Work to be completed: Find the line that contains "Answer: $-42859$" in the entries below. Output it and each later line exactly, and nothing else.

Exercise materials START

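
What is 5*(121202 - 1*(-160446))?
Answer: 1408240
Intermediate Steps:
5*(121202 - 1*(-160446)) = 5*(121202 + 160446) = 5*281648 = 1408240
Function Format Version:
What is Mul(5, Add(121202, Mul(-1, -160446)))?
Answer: 1408240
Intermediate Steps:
Mul(5, Add(121202, Mul(-1, -160446))) = Mul(5, Add(121202, 160446)) = Mul(5, 281648) = 1408240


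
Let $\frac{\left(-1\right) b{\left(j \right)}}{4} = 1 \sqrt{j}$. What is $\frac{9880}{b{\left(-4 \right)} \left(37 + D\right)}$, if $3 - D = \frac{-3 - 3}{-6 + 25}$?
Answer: $\frac{23465 i}{766} \approx 30.633 i$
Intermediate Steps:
$b{\left(j \right)} = - 4 \sqrt{j}$ ($b{\left(j \right)} = - 4 \cdot 1 \sqrt{j} = - 4 \sqrt{j}$)
$D = \frac{63}{19}$ ($D = 3 - \frac{-3 - 3}{-6 + 25} = 3 - - \frac{6}{19} = 3 + \frac{6}{19} = \frac{63}{19} \approx 3.3158$)
$\frac{9880}{b{\left(-4 \right)} \left(37 + D\right)} = \frac{9880}{- 4 \sqrt{-4} \left(37 + \frac{63}{19}\right)} = \frac{9880}{- 4 \cdot 2 i \frac{766}{19}} = \frac{9880}{- 8 i \frac{766}{19}} = \frac{9880}{\left(- \frac{6128}{19}\right) i} = 9880 \frac{19 i}{6128} = \frac{23465 i}{766}$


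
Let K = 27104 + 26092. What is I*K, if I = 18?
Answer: 957528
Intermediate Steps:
K = 53196
I*K = 18*53196 = 957528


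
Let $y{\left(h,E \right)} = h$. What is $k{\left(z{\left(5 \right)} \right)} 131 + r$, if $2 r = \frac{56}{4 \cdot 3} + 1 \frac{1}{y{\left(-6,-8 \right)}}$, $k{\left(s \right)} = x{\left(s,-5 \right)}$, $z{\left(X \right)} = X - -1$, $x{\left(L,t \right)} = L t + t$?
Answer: $- \frac{18331}{4} \approx -4582.8$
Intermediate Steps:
$x{\left(L,t \right)} = t + L t$
$z{\left(X \right)} = 1 + X$ ($z{\left(X \right)} = X + 1 = 1 + X$)
$k{\left(s \right)} = -5 - 5 s$ ($k{\left(s \right)} = - 5 \left(1 + s\right) = -5 - 5 s$)
$r = \frac{9}{4}$ ($r = \frac{\frac{56}{4 \cdot 3} + 1 \frac{1}{-6}}{2} = \frac{\frac{56}{12} + 1 \left(- \frac{1}{6}\right)}{2} = \frac{56 \cdot \frac{1}{12} - \frac{1}{6}}{2} = \frac{\frac{14}{3} - \frac{1}{6}}{2} = \frac{1}{2} \cdot \frac{9}{2} = \frac{9}{4} \approx 2.25$)
$k{\left(z{\left(5 \right)} \right)} 131 + r = \left(-5 - 5 \left(1 + 5\right)\right) 131 + \frac{9}{4} = \left(-5 - 30\right) 131 + \frac{9}{4} = \left(-35\right) 131 + \frac{9}{4} = -4585 + \frac{9}{4} = - \frac{18331}{4}$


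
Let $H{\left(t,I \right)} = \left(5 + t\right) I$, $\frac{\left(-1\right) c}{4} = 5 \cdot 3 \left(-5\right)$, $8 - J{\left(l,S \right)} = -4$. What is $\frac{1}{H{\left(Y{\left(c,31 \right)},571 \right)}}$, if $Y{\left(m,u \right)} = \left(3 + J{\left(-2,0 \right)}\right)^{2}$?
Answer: $\frac{1}{131330} \approx 7.6144 \cdot 10^{-6}$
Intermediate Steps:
$J{\left(l,S \right)} = 12$ ($J{\left(l,S \right)} = 8 - -4 = 8 + 4 = 12$)
$c = 300$ ($c = - 4 \cdot 5 \cdot 3 \left(-5\right) = - 4 \cdot 15 \left(-5\right) = \left(-4\right) \left(-75\right) = 300$)
$Y{\left(m,u \right)} = 225$ ($Y{\left(m,u \right)} = \left(3 + 12\right)^{2} = 15^{2} = 225$)
$H{\left(t,I \right)} = I \left(5 + t\right)$
$\frac{1}{H{\left(Y{\left(c,31 \right)},571 \right)}} = \frac{1}{571 \left(5 + 225\right)} = \frac{1}{571 \cdot 230} = \frac{1}{131330}$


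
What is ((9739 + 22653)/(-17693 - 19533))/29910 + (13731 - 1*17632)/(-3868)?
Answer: 1085840952851/1076686481220 ≈ 1.0085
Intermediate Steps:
((9739 + 22653)/(-17693 - 19533))/29910 + (13731 - 1*17632)/(-3868) = (32392/(-37226))*(1/29910) + (13731 - 17632)*(-1/3868) = (32392*(-1/37226))*(1/29910) - 3901*(-1/3868) = -16196/18613*1/29910 + 3901/3868 = -8098/278357415 + 3901/3868 = 1085840952851/1076686481220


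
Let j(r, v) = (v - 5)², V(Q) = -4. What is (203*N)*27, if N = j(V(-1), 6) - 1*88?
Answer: -476847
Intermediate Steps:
j(r, v) = (-5 + v)²
N = -87 (N = (-5 + 6)² - 1*88 = 1² - 88 = 1 - 88 = -87)
(203*N)*27 = (203*(-87))*27 = -17661*27 = -476847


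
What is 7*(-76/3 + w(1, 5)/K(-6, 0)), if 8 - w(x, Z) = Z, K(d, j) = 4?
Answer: -2065/12 ≈ -172.08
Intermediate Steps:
w(x, Z) = 8 - Z
7*(-76/3 + w(1, 5)/K(-6, 0)) = 7*(-76/3 + (8 - 1*5)/4) = 7*(-76*⅓ + (8 - 5)*(¼)) = 7*(-76/3 + 3*(¼)) = 7*(-76/3 + ¾) = 7*(-295/12) = -2065/12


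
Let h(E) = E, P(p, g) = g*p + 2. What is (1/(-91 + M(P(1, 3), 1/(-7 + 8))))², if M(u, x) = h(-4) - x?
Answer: 1/9216 ≈ 0.00010851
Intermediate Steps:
P(p, g) = 2 + g*p
M(u, x) = -4 - x
(1/(-91 + M(P(1, 3), 1/(-7 + 8))))² = (1/(-91 + (-4 - 1/(-7 + 8))))² = (1/(-91 + (-4 - 1/1)))² = (1/(-91 + (-4 - 1*1)))² = (1/(-91 + (-4 - 1)))² = (1/(-91 - 5))² = (1/(-96))² = (-1/96)² = 1/9216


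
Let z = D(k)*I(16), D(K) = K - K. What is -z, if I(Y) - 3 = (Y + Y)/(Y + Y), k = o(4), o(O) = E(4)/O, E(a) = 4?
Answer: 0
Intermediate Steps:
o(O) = 4/O
k = 1 (k = 4/4 = 4*(¼) = 1)
I(Y) = 4 (I(Y) = 3 + (Y + Y)/(Y + Y) = 3 + (2*Y)/((2*Y)) = 3 + (2*Y)*(1/(2*Y)) = 3 + 1 = 4)
D(K) = 0
z = 0 (z = 0*4 = 0)
-z = -1*0 = 0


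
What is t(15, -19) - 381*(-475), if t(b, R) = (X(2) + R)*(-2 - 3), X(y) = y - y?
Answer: 181070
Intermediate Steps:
X(y) = 0
t(b, R) = -5*R (t(b, R) = (0 + R)*(-2 - 3) = R*(-5) = -5*R)
t(15, -19) - 381*(-475) = -5*(-19) - 381*(-475) = 95 + 180975 = 181070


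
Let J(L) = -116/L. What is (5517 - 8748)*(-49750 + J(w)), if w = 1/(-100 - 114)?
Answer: 80535906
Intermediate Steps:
w = -1/214 (w = 1/(-214) = -1/214 ≈ -0.0046729)
(5517 - 8748)*(-49750 + J(w)) = (5517 - 8748)*(-49750 - 116/(-1/214)) = -3231*(-49750 - 116*(-214)) = -3231*(-49750 + 24824) = -3231*(-24926) = 80535906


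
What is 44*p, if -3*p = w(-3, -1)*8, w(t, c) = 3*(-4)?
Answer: 1408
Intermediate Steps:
w(t, c) = -12
p = 32 (p = -(-4)*8 = -⅓*(-96) = 32)
44*p = 44*32 = 1408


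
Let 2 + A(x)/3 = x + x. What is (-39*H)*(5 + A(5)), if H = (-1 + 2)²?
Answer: -1131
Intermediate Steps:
A(x) = -6 + 6*x (A(x) = -6 + 3*(x + x) = -6 + 3*(2*x) = -6 + 6*x)
H = 1 (H = 1² = 1)
(-39*H)*(5 + A(5)) = (-39*1)*(5 + (-6 + 6*5)) = -39*(5 + (-6 + 30)) = -39*(5 + 24) = -39*29 = -1131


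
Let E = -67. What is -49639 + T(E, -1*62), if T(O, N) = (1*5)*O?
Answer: -49974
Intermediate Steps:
T(O, N) = 5*O
-49639 + T(E, -1*62) = -49639 + 5*(-67) = -49639 - 335 = -49974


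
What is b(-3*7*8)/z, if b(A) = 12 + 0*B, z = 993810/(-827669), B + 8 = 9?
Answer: -1655338/165635 ≈ -9.9939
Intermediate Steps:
B = 1 (B = -8 + 9 = 1)
z = -993810/827669 (z = 993810*(-1/827669) = -993810/827669 ≈ -1.2007)
b(A) = 12 (b(A) = 12 + 0*1 = 12 + 0 = 12)
b(-3*7*8)/z = 12/(-993810/827669) = 12*(-827669/993810) = -1655338/165635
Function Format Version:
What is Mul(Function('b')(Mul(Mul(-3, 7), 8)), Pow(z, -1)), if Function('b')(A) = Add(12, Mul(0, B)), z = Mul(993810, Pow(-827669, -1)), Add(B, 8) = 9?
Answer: Rational(-1655338, 165635) ≈ -9.9939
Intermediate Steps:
B = 1 (B = Add(-8, 9) = 1)
z = Rational(-993810, 827669) (z = Mul(993810, Rational(-1, 827669)) = Rational(-993810, 827669) ≈ -1.2007)
Function('b')(A) = 12 (Function('b')(A) = Add(12, Mul(0, 1)) = Add(12, 0) = 12)
Mul(Function('b')(Mul(Mul(-3, 7), 8)), Pow(z, -1)) = Mul(12, Pow(Rational(-993810, 827669), -1)) = Mul(12, Rational(-827669, 993810)) = Rational(-1655338, 165635)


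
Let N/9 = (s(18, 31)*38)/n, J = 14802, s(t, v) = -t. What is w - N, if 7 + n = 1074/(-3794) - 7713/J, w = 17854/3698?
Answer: -105885300916475/135060817019 ≈ -783.98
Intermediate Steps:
w = 8927/1849 (w = 17854*(1/3698) = 8927/1849 ≈ 4.8280)
n = -73045331/9359798 (n = -7 + (1074/(-3794) - 7713/14802) = -7 + (1074*(-1/3794) - 7713*1/14802) = -7 + (-537/1897 - 2571/4934) = -7 - 7526745/9359798 = -73045331/9359798 ≈ -7.8042)
N = 57618916488/73045331 (N = 9*((-1*18*38)/(-73045331/9359798)) = 9*(-18*38*(-9359798/73045331)) = 9*(-684*(-9359798/73045331)) = 9*(6402101832/73045331) = 57618916488/73045331 ≈ 788.81)
w - N = 8927/1849 - 1*57618916488/73045331 = 8927/1849 - 57618916488/73045331 = -105885300916475/135060817019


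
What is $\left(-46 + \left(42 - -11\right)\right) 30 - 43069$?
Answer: $-42859$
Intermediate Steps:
$\left(-46 + \left(42 - -11\right)\right) 30 - 43069 = \left(-46 + \left(42 + 11\right)\right) 30 - 43069 = \left(-46 + 53\right) 30 - 43069 = 7 \cdot 30 - 43069 = 210 - 43069 = -42859$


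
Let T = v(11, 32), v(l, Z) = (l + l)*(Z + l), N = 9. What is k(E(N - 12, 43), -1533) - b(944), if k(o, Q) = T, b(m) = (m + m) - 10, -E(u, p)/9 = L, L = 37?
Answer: -932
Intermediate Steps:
v(l, Z) = 2*l*(Z + l) (v(l, Z) = (2*l)*(Z + l) = 2*l*(Z + l))
E(u, p) = -333 (E(u, p) = -9*37 = -333)
b(m) = -10 + 2*m (b(m) = 2*m - 10 = -10 + 2*m)
T = 946 (T = 2*11*(32 + 11) = 2*11*43 = 946)
k(o, Q) = 946
k(E(N - 12, 43), -1533) - b(944) = 946 - (-10 + 2*944) = 946 - (-10 + 1888) = 946 - 1*1878 = 946 - 1878 = -932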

Exercise materials END

Task answer:
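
Answer: $-42859$
Intermediate Steps:
$\left(-46 + \left(42 - -11\right)\right) 30 - 43069 = \left(-46 + \left(42 + 11\right)\right) 30 - 43069 = \left(-46 + 53\right) 30 - 43069 = 7 \cdot 30 - 43069 = 210 - 43069 = -42859$


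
Let T = v(11, 32), v(l, Z) = (l + l)*(Z + l), N = 9. What is k(E(N - 12, 43), -1533) - b(944), if k(o, Q) = T, b(m) = (m + m) - 10, -E(u, p)/9 = L, L = 37?
Answer: -932
Intermediate Steps:
v(l, Z) = 2*l*(Z + l) (v(l, Z) = (2*l)*(Z + l) = 2*l*(Z + l))
E(u, p) = -333 (E(u, p) = -9*37 = -333)
b(m) = -10 + 2*m (b(m) = 2*m - 10 = -10 + 2*m)
T = 946 (T = 2*11*(32 + 11) = 2*11*43 = 946)
k(o, Q) = 946
k(E(N - 12, 43), -1533) - b(944) = 946 - (-10 + 2*944) = 946 - (-10 + 1888) = 946 - 1*1878 = 946 - 1878 = -932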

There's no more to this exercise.